* **TASK BRIEF**: Within the listing below, locate all lines containing the word "equal". Copy each one.

* **RECORD EXTRACTS**:
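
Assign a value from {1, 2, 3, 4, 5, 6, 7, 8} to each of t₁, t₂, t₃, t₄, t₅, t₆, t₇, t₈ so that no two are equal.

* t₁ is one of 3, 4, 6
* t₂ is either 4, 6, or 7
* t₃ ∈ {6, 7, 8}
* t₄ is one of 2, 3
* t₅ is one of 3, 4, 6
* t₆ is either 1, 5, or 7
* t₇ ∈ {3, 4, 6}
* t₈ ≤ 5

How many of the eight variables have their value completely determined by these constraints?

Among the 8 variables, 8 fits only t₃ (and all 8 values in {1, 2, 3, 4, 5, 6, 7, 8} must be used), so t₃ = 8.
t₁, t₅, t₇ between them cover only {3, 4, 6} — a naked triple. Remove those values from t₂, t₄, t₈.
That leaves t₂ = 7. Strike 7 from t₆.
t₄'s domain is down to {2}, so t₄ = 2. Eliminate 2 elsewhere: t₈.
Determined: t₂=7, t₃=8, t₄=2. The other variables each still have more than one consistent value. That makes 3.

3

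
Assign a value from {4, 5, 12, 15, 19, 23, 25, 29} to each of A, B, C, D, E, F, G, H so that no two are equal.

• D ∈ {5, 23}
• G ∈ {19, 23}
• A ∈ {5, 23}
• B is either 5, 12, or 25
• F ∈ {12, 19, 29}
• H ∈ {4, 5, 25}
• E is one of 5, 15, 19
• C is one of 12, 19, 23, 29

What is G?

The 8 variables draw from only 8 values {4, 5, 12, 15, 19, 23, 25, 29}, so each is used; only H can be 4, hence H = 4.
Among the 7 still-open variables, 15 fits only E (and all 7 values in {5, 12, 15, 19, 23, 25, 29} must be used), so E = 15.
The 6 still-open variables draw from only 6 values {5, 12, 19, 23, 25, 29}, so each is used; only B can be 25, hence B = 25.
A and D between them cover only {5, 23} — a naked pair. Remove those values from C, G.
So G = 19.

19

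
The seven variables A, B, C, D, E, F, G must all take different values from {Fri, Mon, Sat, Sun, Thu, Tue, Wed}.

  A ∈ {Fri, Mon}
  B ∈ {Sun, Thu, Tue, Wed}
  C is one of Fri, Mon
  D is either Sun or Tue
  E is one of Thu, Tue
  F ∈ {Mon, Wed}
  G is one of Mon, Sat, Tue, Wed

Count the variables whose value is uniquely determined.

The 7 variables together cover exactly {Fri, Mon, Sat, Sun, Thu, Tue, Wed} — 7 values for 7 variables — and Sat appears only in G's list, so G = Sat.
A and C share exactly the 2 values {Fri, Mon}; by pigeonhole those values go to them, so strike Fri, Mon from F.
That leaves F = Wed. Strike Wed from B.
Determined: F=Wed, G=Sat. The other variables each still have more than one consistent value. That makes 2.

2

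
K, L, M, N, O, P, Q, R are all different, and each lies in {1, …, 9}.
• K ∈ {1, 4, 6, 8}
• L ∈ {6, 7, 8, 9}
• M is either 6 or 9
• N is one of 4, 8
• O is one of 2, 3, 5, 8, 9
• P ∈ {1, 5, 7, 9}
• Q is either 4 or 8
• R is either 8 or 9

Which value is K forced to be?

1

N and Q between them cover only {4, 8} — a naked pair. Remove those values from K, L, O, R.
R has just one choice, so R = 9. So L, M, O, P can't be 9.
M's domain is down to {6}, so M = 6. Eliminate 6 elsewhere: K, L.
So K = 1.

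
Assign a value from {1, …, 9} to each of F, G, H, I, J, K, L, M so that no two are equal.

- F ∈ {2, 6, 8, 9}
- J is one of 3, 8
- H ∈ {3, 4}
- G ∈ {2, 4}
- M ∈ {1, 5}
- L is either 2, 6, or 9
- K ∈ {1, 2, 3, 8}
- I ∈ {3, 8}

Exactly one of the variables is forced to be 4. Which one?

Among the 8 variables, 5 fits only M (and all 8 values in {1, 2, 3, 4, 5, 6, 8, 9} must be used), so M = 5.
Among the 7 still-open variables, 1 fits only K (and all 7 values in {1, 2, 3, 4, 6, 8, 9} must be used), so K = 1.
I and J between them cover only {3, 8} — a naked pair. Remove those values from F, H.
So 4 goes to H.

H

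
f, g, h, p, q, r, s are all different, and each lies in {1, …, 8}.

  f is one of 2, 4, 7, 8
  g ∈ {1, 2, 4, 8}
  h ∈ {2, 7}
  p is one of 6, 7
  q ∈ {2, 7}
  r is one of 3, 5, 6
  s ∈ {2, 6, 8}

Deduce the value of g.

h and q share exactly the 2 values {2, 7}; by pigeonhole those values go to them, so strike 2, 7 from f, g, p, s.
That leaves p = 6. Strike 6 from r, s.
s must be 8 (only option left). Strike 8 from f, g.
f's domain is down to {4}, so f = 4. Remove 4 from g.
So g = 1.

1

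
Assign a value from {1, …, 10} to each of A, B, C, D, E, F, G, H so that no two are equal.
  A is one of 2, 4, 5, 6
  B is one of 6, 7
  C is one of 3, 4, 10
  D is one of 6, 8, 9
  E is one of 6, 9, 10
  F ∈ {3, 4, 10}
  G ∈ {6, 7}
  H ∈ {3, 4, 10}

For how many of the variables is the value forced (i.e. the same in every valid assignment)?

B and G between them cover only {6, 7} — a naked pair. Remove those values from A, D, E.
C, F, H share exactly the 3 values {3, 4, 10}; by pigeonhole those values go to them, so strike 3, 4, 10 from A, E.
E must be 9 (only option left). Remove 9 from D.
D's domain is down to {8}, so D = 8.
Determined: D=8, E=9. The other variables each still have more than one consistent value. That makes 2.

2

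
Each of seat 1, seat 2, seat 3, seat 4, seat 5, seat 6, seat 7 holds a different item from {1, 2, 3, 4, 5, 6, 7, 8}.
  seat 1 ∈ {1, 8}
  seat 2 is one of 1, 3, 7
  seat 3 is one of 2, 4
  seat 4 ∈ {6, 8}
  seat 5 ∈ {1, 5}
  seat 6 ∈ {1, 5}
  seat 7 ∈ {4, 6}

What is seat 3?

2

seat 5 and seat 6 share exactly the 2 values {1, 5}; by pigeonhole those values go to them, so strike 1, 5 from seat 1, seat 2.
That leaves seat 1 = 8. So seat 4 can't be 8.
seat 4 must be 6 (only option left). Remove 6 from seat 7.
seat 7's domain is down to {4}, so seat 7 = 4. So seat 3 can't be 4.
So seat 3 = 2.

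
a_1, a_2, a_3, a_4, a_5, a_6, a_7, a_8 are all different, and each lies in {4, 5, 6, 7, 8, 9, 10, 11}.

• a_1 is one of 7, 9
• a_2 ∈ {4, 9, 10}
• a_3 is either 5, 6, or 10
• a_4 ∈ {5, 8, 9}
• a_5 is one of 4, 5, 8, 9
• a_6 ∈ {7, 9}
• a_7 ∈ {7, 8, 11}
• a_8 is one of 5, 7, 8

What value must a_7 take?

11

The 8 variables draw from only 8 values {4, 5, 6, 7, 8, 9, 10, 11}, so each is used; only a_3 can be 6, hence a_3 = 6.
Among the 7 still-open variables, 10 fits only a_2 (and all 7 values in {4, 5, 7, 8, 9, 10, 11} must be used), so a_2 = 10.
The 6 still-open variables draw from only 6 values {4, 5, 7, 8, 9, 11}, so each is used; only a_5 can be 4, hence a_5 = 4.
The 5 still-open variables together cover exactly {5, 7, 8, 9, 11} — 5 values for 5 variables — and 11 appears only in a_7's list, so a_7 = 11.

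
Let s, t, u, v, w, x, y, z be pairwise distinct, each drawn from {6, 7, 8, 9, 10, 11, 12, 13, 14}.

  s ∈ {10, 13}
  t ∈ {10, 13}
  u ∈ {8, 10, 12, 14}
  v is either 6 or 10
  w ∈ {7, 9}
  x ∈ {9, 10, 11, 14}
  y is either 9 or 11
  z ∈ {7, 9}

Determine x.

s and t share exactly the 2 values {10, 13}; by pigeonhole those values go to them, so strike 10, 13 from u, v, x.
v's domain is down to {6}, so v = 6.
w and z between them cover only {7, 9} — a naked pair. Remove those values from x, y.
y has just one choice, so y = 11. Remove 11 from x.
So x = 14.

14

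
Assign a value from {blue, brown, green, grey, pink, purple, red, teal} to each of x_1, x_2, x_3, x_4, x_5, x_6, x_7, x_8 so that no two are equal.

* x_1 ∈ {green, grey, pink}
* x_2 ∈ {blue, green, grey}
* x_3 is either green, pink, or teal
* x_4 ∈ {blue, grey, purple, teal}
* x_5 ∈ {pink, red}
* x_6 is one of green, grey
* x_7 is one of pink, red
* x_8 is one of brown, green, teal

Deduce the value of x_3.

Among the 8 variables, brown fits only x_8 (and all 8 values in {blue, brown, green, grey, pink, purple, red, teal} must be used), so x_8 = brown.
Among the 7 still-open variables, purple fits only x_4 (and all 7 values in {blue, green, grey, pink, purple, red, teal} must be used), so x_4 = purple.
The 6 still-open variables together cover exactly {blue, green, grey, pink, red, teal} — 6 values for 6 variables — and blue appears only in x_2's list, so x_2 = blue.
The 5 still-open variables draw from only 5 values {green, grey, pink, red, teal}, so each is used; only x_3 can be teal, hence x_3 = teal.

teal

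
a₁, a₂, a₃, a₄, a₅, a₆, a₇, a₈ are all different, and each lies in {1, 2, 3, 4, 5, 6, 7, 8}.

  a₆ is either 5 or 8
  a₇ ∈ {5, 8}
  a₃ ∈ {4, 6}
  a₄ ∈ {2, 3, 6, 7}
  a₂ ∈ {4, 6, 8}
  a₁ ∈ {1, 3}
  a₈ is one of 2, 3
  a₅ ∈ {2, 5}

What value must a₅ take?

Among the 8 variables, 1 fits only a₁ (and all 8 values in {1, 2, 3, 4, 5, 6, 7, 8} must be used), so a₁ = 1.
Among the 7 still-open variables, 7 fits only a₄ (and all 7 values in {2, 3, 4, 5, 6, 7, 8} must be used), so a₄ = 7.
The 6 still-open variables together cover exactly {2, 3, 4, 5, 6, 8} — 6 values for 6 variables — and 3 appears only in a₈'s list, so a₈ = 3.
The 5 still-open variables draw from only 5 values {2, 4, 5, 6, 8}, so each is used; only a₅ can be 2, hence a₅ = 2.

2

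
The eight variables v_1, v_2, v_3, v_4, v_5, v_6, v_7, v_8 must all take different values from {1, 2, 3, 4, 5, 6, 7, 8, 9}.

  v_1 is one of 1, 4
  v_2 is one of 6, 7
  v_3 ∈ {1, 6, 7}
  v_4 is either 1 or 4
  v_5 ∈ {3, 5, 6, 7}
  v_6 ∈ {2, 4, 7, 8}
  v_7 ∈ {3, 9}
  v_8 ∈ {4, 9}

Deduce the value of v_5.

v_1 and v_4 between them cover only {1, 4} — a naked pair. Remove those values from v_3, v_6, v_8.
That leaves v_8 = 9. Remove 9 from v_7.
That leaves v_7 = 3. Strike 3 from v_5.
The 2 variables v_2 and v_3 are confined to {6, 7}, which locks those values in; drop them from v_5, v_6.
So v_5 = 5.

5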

* **FINISHED TASK**:
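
Assign a value from {1, 2, 3, 4, 5, 6, 7, 8} to each of t₁, t₂, t₃, t₄, t₅, t₆, t₇, t₈ so that no two are equal.
Assign a value from {4, 5, 12, 15, 19, 23, 25, 29} to each of A, B, C, D, E, F, G, H so that no two are equal.
Assign a value from {1, …, 9} to each of F, G, H, I, J, K, L, M so that no two are equal.
Assign a value from {1, …, 10} to each of A, B, C, D, E, F, G, H so that no two are equal.
Assign a value from {blue, brown, green, grey, pink, purple, red, teal} to each of x_1, x_2, x_3, x_4, x_5, x_6, x_7, x_8 so that no two are equal.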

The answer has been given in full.